** Supplied data follows **

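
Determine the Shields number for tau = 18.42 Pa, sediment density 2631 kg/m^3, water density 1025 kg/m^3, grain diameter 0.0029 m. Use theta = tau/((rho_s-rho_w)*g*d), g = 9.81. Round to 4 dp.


theta = tau / ((rho_s - rho_w) * g * d)
rho_s - rho_w = 2631 - 1025 = 1606
Denominator = 1606 * 9.81 * 0.0029 = 45.689094
theta = 18.42 / 45.689094
theta = 0.4032

0.4032


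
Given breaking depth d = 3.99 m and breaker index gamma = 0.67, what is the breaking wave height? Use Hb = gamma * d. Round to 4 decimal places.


Hb = gamma * d
Hb = 0.67 * 3.99
Hb = 2.6733 m

2.6733


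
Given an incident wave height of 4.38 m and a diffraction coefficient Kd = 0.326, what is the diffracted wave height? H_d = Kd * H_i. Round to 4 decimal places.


H_d = Kd * H_i
H_d = 0.326 * 4.38
H_d = 1.4279 m

1.4279


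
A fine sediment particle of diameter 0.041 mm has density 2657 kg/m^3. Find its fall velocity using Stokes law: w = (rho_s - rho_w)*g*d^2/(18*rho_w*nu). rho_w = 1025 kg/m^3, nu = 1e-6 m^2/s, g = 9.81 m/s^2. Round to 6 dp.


w = (rho_s - rho_w) * g * d^2 / (18 * rho_w * nu)
d = 0.041 mm = 0.000041 m
rho_s - rho_w = 2657 - 1025 = 1632
Numerator = 1632 * 9.81 * (0.000041)^2 = 0.000026912676
Denominator = 18 * 1025 * 1e-6 = 0.018450
w = 0.001459 m/s

0.001459


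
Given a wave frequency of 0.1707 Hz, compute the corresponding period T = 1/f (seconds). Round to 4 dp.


T = 1 / f
T = 1 / 0.1707
T = 5.8582 s

5.8582


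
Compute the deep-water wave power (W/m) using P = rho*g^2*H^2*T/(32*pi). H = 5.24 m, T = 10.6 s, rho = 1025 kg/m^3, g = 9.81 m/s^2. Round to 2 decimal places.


P = rho * g^2 * H^2 * T / (32 * pi)
P = 1025 * 9.81^2 * 5.24^2 * 10.6 / (32 * pi)
P = 1025 * 96.2361 * 27.4576 * 10.6 / 100.53096
P = 285581.76 W/m

285581.76


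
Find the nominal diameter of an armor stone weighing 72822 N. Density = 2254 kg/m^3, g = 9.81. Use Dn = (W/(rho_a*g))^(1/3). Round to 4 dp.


V = W / (rho_a * g)
V = 72822 / (2254 * 9.81)
V = 72822 / 22111.74
V = 3.293364 m^3
Dn = V^(1/3) = 3.293364^(1/3)
Dn = 1.4878 m

1.4878


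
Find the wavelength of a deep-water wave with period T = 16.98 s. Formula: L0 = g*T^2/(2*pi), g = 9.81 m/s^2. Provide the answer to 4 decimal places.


L0 = g * T^2 / (2 * pi)
L0 = 9.81 * 16.98^2 / (2 * pi)
L0 = 9.81 * 288.3204 / 6.28319
L0 = 2828.4231 / 6.28319
L0 = 450.1575 m

450.1575


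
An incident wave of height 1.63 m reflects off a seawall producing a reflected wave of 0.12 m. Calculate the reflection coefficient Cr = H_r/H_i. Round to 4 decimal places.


Cr = H_r / H_i
Cr = 0.12 / 1.63
Cr = 0.0736

0.0736


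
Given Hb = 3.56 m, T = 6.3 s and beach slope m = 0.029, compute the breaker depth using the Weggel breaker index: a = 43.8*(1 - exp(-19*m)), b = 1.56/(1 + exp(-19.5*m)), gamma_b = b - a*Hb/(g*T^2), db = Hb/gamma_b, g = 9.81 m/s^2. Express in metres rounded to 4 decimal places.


a = 43.8 * (1 - exp(-19 * m))
exp(-19 * 0.029) = exp(-0.5510) = 0.576373
a = 43.8 * (1 - 0.576373) = 18.554856
b = 1.56 / (1 + exp(-19.5 * m))
exp(-19.5 * 0.029) = exp(-0.5655) = 0.568076
b = 1.56 / (1 + 0.568076) = 0.994850
Hb / (g * T^2) = 3.56 / (9.81 * 6.3^2) = 3.56 / 389.3589 = 0.00914324
gamma_b = b - a * Hb/(g*T^2) = 0.994850 - 18.554856 * 0.00914324 = 0.825198
db = Hb / gamma_b = 3.56 / 0.825198
db = 4.3141 m

4.3141


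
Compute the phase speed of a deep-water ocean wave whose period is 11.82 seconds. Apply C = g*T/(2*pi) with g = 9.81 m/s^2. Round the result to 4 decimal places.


We use the deep-water celerity formula:
C = g * T / (2 * pi)
C = 9.81 * 11.82 / (2 * 3.14159...)
C = 115.954200 / 6.283185
C = 18.4547 m/s

18.4547


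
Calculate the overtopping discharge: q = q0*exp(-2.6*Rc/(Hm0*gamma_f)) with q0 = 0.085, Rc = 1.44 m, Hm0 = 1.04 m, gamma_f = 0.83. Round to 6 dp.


q = q0 * exp(-2.6 * Rc / (Hm0 * gamma_f))
Exponent = -2.6 * 1.44 / (1.04 * 0.83)
= -2.6 * 1.44 / 0.8632
= -4.337349
exp(-4.337349) = 0.013071
q = 0.085 * 0.013071
q = 0.001111 m^3/s/m

0.001111


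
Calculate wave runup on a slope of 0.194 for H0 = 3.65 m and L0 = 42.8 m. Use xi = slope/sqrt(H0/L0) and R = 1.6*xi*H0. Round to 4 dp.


xi = slope / sqrt(H0/L0)
H0/L0 = 3.65/42.8 = 0.085280
sqrt(0.085280) = 0.292028
xi = 0.194 / 0.292028 = 0.664320
R = 1.6 * xi * H0 = 1.6 * 0.664320 * 3.65
R = 3.8796 m

3.8796


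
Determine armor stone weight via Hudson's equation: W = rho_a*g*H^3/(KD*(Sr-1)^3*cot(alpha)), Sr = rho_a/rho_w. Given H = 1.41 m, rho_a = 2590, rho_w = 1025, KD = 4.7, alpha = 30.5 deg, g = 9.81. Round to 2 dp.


Sr = rho_a / rho_w = 2590 / 1025 = 2.526829
(Sr - 1) = 1.526829
(Sr - 1)^3 = 3.559356
cot(30.5) = 1 / tan(30.5) = 1 / 0.589045 = 1.697663
Numerator = 2590 * 9.81 * 1.41^3 = 71223.9588
Denominator = 4.7 * 3.559356 * 1.697663 = 28.400161
W = 71223.9588 / 28.400161
W = 2507.87 N

2507.87


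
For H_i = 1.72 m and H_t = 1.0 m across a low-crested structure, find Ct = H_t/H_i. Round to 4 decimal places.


Ct = H_t / H_i
Ct = 1.0 / 1.72
Ct = 0.5814

0.5814


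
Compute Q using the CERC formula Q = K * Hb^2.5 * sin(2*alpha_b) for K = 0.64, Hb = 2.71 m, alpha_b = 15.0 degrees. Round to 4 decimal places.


Q = K * Hb^2.5 * sin(2 * alpha_b)
Hb^2.5 = 2.71^2.5 = 12.089914
sin(2 * 15.0) = sin(30.0) = 0.500000
Q = 0.64 * 12.089914 * 0.500000
Q = 3.8688 m^3/s

3.8688


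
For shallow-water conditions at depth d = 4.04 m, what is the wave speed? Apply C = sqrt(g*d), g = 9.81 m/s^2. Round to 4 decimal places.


Using the shallow-water approximation:
C = sqrt(g * d) = sqrt(9.81 * 4.04)
C = sqrt(39.6324)
C = 6.2954 m/s

6.2954


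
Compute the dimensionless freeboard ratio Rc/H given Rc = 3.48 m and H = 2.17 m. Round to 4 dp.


Relative freeboard = Rc / H
= 3.48 / 2.17
= 1.6037

1.6037


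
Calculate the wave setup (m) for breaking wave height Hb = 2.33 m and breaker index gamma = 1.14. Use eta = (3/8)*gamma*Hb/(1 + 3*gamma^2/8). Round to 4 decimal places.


eta = (3/8) * gamma * Hb / (1 + 3*gamma^2/8)
Numerator = (3/8) * 1.14 * 2.33 = 0.996075
Denominator = 1 + 3*1.14^2/8 = 1 + 0.487350 = 1.487350
eta = 0.996075 / 1.487350
eta = 0.6697 m

0.6697


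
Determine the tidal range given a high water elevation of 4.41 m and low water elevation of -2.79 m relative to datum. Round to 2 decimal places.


Tidal range = High water - Low water
Tidal range = 4.41 - (-2.79)
Tidal range = 7.20 m

7.20


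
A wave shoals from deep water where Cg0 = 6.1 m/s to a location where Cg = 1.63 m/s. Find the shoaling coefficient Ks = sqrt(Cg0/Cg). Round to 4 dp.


Ks = sqrt(Cg0 / Cg)
Ks = sqrt(6.1 / 1.63)
Ks = sqrt(3.7423)
Ks = 1.9345

1.9345


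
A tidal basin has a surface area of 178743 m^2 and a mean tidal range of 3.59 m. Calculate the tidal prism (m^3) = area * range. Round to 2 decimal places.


Tidal prism = Area * Tidal range
P = 178743 * 3.59
P = 641687.37 m^3

641687.37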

** End of Supplied data **

Work to complete:
In the records above, return precisely the line containing "For H_i = 1.72" and each line that comes after it, up to the final one.

Solution to the problem:
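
For H_i = 1.72 m and H_t = 1.0 m across a low-crested structure, find Ct = H_t/H_i. Round to 4 decimal places.


Ct = H_t / H_i
Ct = 1.0 / 1.72
Ct = 0.5814

0.5814


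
Compute Q using the CERC formula Q = K * Hb^2.5 * sin(2*alpha_b) for K = 0.64, Hb = 2.71 m, alpha_b = 15.0 degrees. Round to 4 decimal places.


Q = K * Hb^2.5 * sin(2 * alpha_b)
Hb^2.5 = 2.71^2.5 = 12.089914
sin(2 * 15.0) = sin(30.0) = 0.500000
Q = 0.64 * 12.089914 * 0.500000
Q = 3.8688 m^3/s

3.8688


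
For shallow-water conditions at depth d = 4.04 m, what is the wave speed? Apply C = sqrt(g*d), g = 9.81 m/s^2. Round to 4 decimal places.


Using the shallow-water approximation:
C = sqrt(g * d) = sqrt(9.81 * 4.04)
C = sqrt(39.6324)
C = 6.2954 m/s

6.2954


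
Compute the dimensionless freeboard ratio Rc/H given Rc = 3.48 m and H = 2.17 m. Round to 4 dp.


Relative freeboard = Rc / H
= 3.48 / 2.17
= 1.6037

1.6037


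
Calculate the wave setup (m) for breaking wave height Hb = 2.33 m and breaker index gamma = 1.14. Use eta = (3/8)*gamma*Hb/(1 + 3*gamma^2/8). Round to 4 decimal places.


eta = (3/8) * gamma * Hb / (1 + 3*gamma^2/8)
Numerator = (3/8) * 1.14 * 2.33 = 0.996075
Denominator = 1 + 3*1.14^2/8 = 1 + 0.487350 = 1.487350
eta = 0.996075 / 1.487350
eta = 0.6697 m

0.6697


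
Determine the tidal range given a high water elevation of 4.41 m and low water elevation of -2.79 m relative to datum. Round to 2 decimal places.


Tidal range = High water - Low water
Tidal range = 4.41 - (-2.79)
Tidal range = 7.20 m

7.20


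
A wave shoals from deep water where Cg0 = 6.1 m/s to a location where Cg = 1.63 m/s. Find the shoaling coefficient Ks = sqrt(Cg0/Cg). Round to 4 dp.


Ks = sqrt(Cg0 / Cg)
Ks = sqrt(6.1 / 1.63)
Ks = sqrt(3.7423)
Ks = 1.9345

1.9345


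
A tidal basin has a surface area of 178743 m^2 and a mean tidal range of 3.59 m. Calculate the tidal prism (m^3) = area * range. Round to 2 decimal places.


Tidal prism = Area * Tidal range
P = 178743 * 3.59
P = 641687.37 m^3

641687.37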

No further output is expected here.